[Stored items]
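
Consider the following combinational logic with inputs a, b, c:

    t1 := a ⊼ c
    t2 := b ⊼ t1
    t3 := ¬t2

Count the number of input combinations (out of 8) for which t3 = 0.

t3 = ¬t2 must be 0, so t2 = 1.
Satisfying assignments:
  a=0, b=0, c=0
  a=0, b=0, c=1
  a=1, b=0, c=0
  a=1, b=0, c=1
  a=1, b=1, c=1

5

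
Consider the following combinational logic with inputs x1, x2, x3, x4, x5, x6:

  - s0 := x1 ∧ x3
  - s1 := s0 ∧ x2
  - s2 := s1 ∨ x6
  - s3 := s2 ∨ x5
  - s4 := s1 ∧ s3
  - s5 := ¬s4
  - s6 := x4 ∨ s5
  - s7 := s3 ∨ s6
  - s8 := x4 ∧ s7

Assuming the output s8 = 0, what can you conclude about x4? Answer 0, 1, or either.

0

s8 = x4 ∧ s7 must be 0, so at least one of x4, s7 is 0.
Every assignment with s8 = 0 has x4 = 0; there are 32 such assignment(s).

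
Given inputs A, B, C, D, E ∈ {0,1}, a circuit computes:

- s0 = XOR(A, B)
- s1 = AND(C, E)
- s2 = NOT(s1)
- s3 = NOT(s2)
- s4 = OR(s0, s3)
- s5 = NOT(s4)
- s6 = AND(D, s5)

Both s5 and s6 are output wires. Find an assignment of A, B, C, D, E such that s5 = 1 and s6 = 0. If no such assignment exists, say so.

A=1, B=1, C=0, D=0, E=1

Check with A=1, B=1, C=0, D=0, E=1:
s0 = XOR(A, B) = XOR(1, 1) = 0
s1 = AND(C, E) = AND(0, 1) = 0
s2 = NOT(s1) = NOT 0 = 1
s3 = NOT(s2) = NOT 1 = 0
s4 = OR(s0, s3) = OR(0, 0) = 0
s5 = NOT(s4) = NOT 0 = 1
s6 = AND(D, s5) = AND(0, 1) = 0
So s5 = 1 and s6 = 0.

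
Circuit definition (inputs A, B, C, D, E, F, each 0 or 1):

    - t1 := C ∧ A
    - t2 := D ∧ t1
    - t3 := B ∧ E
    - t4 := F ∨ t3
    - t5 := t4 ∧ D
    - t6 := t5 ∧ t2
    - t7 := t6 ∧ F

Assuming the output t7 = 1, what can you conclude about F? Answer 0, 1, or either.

1

t7 = t6 ∧ F must be 1, so both t6 = 1 and F = 1.
t6 = t5 ∧ t2 must be 1, so both t5 = 1 and t2 = 1.
t5 = t4 ∧ D must be 1, so both t4 = 1 and D = 1.
Every assignment with t7 = 1 has F = 1; there are 4 such assignment(s).
  A=1, B=0, C=1, D=1, E=0, F=1
  A=1, B=0, C=1, D=1, E=1, F=1
  A=1, B=1, C=1, D=1, E=0, F=1
  A=1, B=1, C=1, D=1, E=1, F=1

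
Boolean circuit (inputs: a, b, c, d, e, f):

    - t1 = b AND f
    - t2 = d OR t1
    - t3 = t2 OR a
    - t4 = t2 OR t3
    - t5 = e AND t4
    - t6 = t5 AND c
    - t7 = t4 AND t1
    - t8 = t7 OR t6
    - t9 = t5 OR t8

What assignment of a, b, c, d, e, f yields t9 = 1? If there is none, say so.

t9 = t5 OR t8 must be 1, so at least one of t5, t8 is 1.
Check with a=0 b=1 c=1 d=1 e=1 f=1:
t1 = b AND f = 1 AND 1 = 1
t2 = d OR t1 = 1 OR 1 = 1
t3 = t2 OR a = 1 OR 0 = 1
t4 = t2 OR t3 = 1 OR 1 = 1
t5 = e AND t4 = 1 AND 1 = 1
t6 = t5 AND c = 1 AND 1 = 1
t7 = t4 AND t1 = 1 AND 1 = 1
t8 = t7 OR t6 = 1 OR 1 = 1
t9 = t5 OR t8 = 1 OR 1 = 1
So t9 = 1 as required.

a=0 b=1 c=1 d=1 e=1 f=1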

Instructions for the task: Counting only lines that contain the string "logic", how many are there in the data above? Give the number alone.

Response to this exercise: 2